#### [Given information]
##########
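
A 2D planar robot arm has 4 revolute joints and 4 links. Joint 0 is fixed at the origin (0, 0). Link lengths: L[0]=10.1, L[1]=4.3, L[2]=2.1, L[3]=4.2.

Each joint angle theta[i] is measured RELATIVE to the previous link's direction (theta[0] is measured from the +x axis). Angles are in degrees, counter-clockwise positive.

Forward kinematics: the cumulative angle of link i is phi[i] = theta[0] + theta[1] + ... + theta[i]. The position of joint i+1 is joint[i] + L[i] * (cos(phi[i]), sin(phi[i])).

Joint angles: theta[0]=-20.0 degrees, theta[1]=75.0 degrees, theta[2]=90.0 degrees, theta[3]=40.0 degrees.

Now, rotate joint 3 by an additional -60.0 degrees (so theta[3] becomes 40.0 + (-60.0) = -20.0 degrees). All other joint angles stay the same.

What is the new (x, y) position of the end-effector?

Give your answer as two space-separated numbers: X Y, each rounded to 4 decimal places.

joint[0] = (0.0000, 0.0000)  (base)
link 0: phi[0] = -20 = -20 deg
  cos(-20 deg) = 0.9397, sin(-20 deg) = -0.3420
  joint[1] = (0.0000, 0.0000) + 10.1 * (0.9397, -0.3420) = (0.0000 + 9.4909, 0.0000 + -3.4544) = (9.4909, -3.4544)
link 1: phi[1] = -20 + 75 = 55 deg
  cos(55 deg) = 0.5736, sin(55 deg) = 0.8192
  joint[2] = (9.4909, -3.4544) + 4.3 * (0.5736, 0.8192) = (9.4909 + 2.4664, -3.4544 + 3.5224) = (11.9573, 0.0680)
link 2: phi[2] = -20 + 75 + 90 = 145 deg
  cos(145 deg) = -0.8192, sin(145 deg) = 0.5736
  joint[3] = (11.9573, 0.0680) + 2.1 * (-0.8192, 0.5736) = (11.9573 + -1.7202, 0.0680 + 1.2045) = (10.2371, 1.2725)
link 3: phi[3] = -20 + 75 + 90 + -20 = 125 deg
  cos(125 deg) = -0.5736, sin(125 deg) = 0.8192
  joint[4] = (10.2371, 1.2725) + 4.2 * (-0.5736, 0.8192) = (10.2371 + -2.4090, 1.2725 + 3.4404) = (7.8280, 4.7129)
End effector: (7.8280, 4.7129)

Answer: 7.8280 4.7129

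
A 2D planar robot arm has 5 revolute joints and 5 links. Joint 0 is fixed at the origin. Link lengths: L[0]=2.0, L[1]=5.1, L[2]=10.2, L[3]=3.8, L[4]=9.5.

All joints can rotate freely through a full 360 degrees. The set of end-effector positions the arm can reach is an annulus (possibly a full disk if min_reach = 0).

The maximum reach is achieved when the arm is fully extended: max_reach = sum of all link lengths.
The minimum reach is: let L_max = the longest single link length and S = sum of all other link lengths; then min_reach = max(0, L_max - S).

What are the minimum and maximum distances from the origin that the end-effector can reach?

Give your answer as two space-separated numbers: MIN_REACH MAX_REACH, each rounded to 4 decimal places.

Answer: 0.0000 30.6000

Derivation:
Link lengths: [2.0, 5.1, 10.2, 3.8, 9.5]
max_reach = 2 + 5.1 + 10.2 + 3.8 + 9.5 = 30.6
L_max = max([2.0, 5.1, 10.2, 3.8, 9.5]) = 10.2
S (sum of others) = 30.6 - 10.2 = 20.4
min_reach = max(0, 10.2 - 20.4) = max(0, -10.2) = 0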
##########
#### [Task brief]
The required output is every line above from the one with "Each joint angle" down to the one with "What is the", restated word for word, ends included.

#### [Answer for the task]
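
Each joint angle theta[i] is measured RELATIVE to the previous link's direction (theta[0] is measured from the +x axis). Angles are in degrees, counter-clockwise positive.

Forward kinematics: the cumulative angle of link i is phi[i] = theta[0] + theta[1] + ... + theta[i]. The position of joint i+1 is joint[i] + L[i] * (cos(phi[i]), sin(phi[i])).

Joint angles: theta[0]=-20.0 degrees, theta[1]=75.0 degrees, theta[2]=90.0 degrees, theta[3]=40.0 degrees.

Now, rotate joint 3 by an additional -60.0 degrees (so theta[3] becomes 40.0 + (-60.0) = -20.0 degrees). All other joint angles stay the same.

What is the new (x, y) position of the end-effector?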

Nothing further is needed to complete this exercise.